Exercise requirements: Could you retype, exactly as written, every line from the top of the records through the line that contains "Length of tangent"?

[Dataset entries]
※

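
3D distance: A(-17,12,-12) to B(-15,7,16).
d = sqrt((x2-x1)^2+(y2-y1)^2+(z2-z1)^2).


dx=2, dy=-5, dz=28
d = sqrt(4+25+784) = sqrt(813) = 28.5132

28.5132


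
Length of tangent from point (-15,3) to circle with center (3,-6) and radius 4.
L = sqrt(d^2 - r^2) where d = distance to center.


d = sqrt((-15-3)^2 + (3+ 6)^2) = sqrt(324+81) = 20.1246
L = sqrt(405.0000 - 16) = sqrt(389.0000) = 19.7231

19.7231


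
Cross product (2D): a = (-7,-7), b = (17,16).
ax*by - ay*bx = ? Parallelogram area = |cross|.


cross = -7*16 + 7*17 = -112 + 119 = 7
Parallelogram area = |7| = 7

cross = 7, parallelogram area = 7


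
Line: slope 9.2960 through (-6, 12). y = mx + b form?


y - 12 = 9.2960(x + 6)
y = 9.2960x + 12 - 9.2960*(-6)
y = 9.2960x + 67.7760

y = 9.2960x + 67.7760


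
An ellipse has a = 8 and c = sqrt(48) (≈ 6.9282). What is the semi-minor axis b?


b^2 = 8^2 - (sqrt(48))^2 = 64 - 48 = 16
b = sqrt(16) = 4

b = 4


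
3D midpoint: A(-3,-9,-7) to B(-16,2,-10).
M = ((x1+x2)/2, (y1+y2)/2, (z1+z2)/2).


Mx = (-3- 16)/2 = -9.5000
My = (-9+2)/2 = -3.5000
Mz = (-7- 10)/2 = -8.5000

M = (-9.5000, -3.5000, -8.5000)


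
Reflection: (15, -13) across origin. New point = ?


Reflection rule for origin: (-x, -y)
(15, -13) -> (-15, 13)

(-15, 13)


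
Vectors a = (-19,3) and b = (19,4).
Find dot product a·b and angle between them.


a·b = -19*19 + 3*4 = -361 + 12 = -349
|a| = sqrt(361+9) = 19.2354
|b| = sqrt(361+16) = 19.4165
cos(theta) = -349/(sqrt(370)*sqrt(377)) = -349/sqrt(139490) = -0.934445
theta = arccos(-349/sqrt(139490)) = 159.1387 degrees

a·b = -349, theta = 159.1387 deg


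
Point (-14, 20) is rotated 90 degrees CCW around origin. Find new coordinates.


cos(90) = 0, sin(90) = 1
x' = -14*0 - 20*1 = -20
y' = -14*1 + 20*0 = -14

(-20, -14)


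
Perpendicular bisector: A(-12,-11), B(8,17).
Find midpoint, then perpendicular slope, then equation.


Midpoint = (-2, 3)
Slope of AB = dy/dx = 28/20 = 1.4000
Perp slope = -dx/dy = -20/28 = -0.7143
b = My - (perp slope)*Mx = 3 + (20*(-2))/28 = 3 - 1.4286 = 1.5714

y = -0.7143x + 1.5714


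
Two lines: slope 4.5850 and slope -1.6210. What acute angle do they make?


m1-m2 = 6.206
1+m1*m2 = -6.432285
tan(theta) = |6.206/(-6.432285)| = 0.964820
theta = arctan(|6.206/(-6.432285)|) = 43.9742 degrees (acute angle)

43.9742 degrees


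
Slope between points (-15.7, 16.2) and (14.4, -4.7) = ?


dy = -4.7 - 16.2 = -20.9
dx = 14.4 + 15.7 = 30.1
m = -20.9/30.1 = -0.6944

m = -0.6944


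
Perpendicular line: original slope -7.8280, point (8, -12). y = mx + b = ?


Perpendicular slope = -1/m1 = -1/(-7.8280) = 0.1277
b2 = y0 - m2*x0 = -12 + 8/(-7.8280) = -12 - 1.0220 = -13.0220

y = 0.1277x - 13.0220


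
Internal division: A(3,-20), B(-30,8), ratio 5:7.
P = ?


Px = (5*(-30) + 7*3)/12 = -129/12 = -10.7500
Py = (5*8 + 7*(-20))/12 = -100/12 = -8.3333

P = (-10.7500, -8.3333)


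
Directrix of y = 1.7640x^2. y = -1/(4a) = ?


a = 1.7640
1/(4a) = 0.1417
directrix: y = -0.1417 = -0.1417

y = -0.1417


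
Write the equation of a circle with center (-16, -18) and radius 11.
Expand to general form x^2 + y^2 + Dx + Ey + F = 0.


(x+ 16)^2 + (y+ 18)^2 = 11^2
D = -2h = 32, E = -2k = 36
F = h^2+k^2-r^2 = 256+324-121 = 459

x^2 + y^2 + 32x + 36y + 459 = 0


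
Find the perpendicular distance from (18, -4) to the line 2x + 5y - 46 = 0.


|2*18 + 5*(-4) - 46| = |-30| = 30
sqrt(4 + 25) = sqrt(29) = 5.3852
d = 30/sqrt(29) = 5.5709

5.5709


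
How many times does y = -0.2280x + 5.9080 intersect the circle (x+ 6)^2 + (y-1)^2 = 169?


Substitute y = -0.2280x + 5.9080: (x+ 6)^2 + (-0.2280x+5.9080-1)^2 = 169
Expand to Ax^2 + Bx + C = 0, where b-k = 4.908
A = 1+m^2 = 1.051984
B = 2(m(b-k) - h) = 2(-0.2280*4.908 + 6) = 9.761952
C = h^2 + (b-k)^2 - r^2 = 36 + 24.088464 - 169 = -108.911536
disc = B^2-4AC = 95.2957 + 458.2928 = 553.5885
disc > 0

2 intersection points


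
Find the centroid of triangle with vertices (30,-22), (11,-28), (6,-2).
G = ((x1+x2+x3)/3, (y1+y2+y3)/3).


Gx = (30+11+6)/3 = 47/3 = 15.6667
Gy = (-22- 28- 2)/3 = -52/3 = -17.3333

G = (15.6667, -17.3333)


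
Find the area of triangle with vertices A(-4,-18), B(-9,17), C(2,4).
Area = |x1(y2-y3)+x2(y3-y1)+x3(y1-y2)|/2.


-4*(17-4) = -52
-9*(4+ 18) = -198
2*(-18-17) = -70
sum = -320
Area = |-320|/2 = 160.0000

160.0000 sq units


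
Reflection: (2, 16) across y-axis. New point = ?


Reflection rule for y-axis: (-x, y)
(2, 16) -> (-2, 16)

(-2, 16)


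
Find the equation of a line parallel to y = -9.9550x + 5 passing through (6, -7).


Parallel lines have equal slopes.
m2 = -9.9550
b2 = -7 + 9.9550*6 = 52.7300

y = -9.9550x + 52.7300


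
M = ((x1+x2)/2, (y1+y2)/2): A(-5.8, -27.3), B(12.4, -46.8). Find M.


Mx = (-5.8 + 12.4)/2 = 6.6/2 = 3.3000
My = (-27.3 - 46.8)/2 = -74.1/2 = -37.0500

(3.3000, -37.0500)


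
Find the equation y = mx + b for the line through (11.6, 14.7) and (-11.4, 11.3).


m = (-3.4)/(-23.0) = 0.1478
b = y1 - m*x1 = 14.7 - (-3.4*11.6)/(-23.0) = 14.7 - 1.7148 = 12.9852

y = 0.1478x + 12.9852


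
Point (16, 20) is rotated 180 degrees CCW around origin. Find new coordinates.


cos(180) = -1, sin(180) = 0
x' = 16*(-1) - 20*0 = -16
y' = 16*0 + 20*(-1) = -20

(-16, -20)


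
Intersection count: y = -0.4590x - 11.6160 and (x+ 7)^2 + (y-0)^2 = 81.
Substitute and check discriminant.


Substitute y = -0.4590x - 11.6160: (x+ 7)^2 + (-0.4590x- 11.6160-0)^2 = 81
Expand to Ax^2 + Bx + C = 0, where b-k = -11.616
A = 1+m^2 = 1.210681
B = 2(m(b-k) - h) = 2(-0.4590*(-11.616) + 7) = 24.663488
C = h^2 + (b-k)^2 - r^2 = 49 + 134.931456 - 81 = 102.931456
disc = B^2-4AC = 608.2876 - 498.4686 = 109.8190
disc > 0

2 intersection points


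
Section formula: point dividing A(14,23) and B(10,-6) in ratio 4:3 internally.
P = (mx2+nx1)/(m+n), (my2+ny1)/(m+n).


Px = (4*10 + 3*14)/7 = 82/7 = 11.7143
Py = (4*(-6) + 3*23)/7 = 45/7 = 6.4286

P = (11.7143, 6.4286)


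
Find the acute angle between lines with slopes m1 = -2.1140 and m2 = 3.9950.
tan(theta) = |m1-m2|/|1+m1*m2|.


m1-m2 = -6.109
1+m1*m2 = -7.44543
tan(theta) = |-6.109/(-7.44543)| = 0.820503
theta = arctan(|-6.109/(-7.44543)|) = 39.3690 degrees (acute angle)

39.3690 degrees


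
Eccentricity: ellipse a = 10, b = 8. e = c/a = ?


c = sqrt(100-64) = sqrt(36) = 6.0000
e = c/a = 6/10 = 0.6000

e = 0.6000


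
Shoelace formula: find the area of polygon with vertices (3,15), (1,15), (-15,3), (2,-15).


sum(xi*y_{i+1}) = 3*15 + 1*3 - 15*(-15) + 2*15 = 303
sum(yi*x_{i+1}) = 15*1 + 15*(-15) + 3*2 - 15*3 = -249
Area = |303 + 249|/2 = 552/2 = 276.0000

276.0000 sq units


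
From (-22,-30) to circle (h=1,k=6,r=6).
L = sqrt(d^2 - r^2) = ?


d = sqrt((-22-1)^2 + (-30-6)^2) = sqrt(529+1296) = 42.7200
L = sqrt(1825.0000 - 36) = sqrt(1789.0000) = 42.2966

42.2966


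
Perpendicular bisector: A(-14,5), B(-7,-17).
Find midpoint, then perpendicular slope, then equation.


Midpoint = (-10.5, -6)
Slope of AB = dy/dx = -22/7 = -3.1429
Perp slope = -dx/dy = 7/22 = 0.3182
b = My - (perp slope)*Mx = -6 + (7*(-10.5))/(-22) = -6 + 3.3409 = -2.6591

y = 0.3182x - 2.6591


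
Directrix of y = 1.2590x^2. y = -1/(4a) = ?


a = 1.2590
1/(4a) = 0.1986
directrix: y = -0.1986 = -0.1986

y = -0.1986


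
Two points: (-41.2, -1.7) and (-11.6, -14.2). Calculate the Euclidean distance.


dx = -11.6 + 41.2 = 29.6
dy = -14.2 + 1.7 = -12.5
d = sqrt(876.16 + 156.25) = sqrt(1032.41) = 32.1311

32.1311


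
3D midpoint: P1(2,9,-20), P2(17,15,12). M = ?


Mx = (2+17)/2 = 9.5000
My = (9+15)/2 = 12.0000
Mz = (-20+12)/2 = -4.0000

M = (9.5000, 12.0000, -4.0000)


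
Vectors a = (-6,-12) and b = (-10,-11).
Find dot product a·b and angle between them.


a·b = -6*(-10) - 12*(-11) = 60 + 132 = 192
|a| = sqrt(36+144) = 13.4164
|b| = sqrt(100+121) = 14.8661
cos(theta) = 192/(sqrt(180)*sqrt(221)) = 192/sqrt(39780) = 0.962651
theta = arccos(192/sqrt(39780)) = 15.7086 degrees

a·b = 192, theta = 15.7086 deg


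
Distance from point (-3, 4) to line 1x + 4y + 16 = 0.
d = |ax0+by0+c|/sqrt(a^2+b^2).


|1*(-3) + 4*4 + 16| = |29| = 29
sqrt(1 + 16) = sqrt(17) = 4.1231
d = 29/sqrt(17) = 7.0335

7.0335


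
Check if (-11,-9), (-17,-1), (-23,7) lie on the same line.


-11*(-1-7) - 17*(7+ 9) - 23*(-9+ 1)
= 88 - 272 + 184 = 0

Yes, collinear (determinant = 0)


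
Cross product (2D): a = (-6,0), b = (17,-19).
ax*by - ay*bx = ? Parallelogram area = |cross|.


cross = -6*(-19) - 0*17 = 114 - 0 = 114
Parallelogram area = |114| = 114

cross = 114, parallelogram area = 114


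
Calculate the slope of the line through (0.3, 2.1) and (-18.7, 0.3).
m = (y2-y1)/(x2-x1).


dy = 0.3 - 2.1 = -1.8
dx = -18.7 - 0.3 = -19.0
m = -1.8/(-19.0) = 0.0947

m = 0.0947


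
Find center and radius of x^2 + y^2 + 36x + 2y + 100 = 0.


h = -D/2 = -36/2 = -18
k = -E/2 = -2/2 = -1
r^2 = h^2 + k^2 - F = 324 + 1 - 100 = 225
r = 15

Center (-18, -1), radius = 15


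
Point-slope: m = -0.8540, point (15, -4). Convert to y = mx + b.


y + 4 = -0.8540(x - 15)
y = -0.8540x - 4 + 0.8540*15
y = -0.8540x + 8.8100

y = -0.8540x + 8.8100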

※

Solution to the exercise:
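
3D distance: A(-17,12,-12) to B(-15,7,16).
d = sqrt((x2-x1)^2+(y2-y1)^2+(z2-z1)^2).


dx=2, dy=-5, dz=28
d = sqrt(4+25+784) = sqrt(813) = 28.5132

28.5132


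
Length of tangent from point (-15,3) to circle with center (3,-6) and radius 4.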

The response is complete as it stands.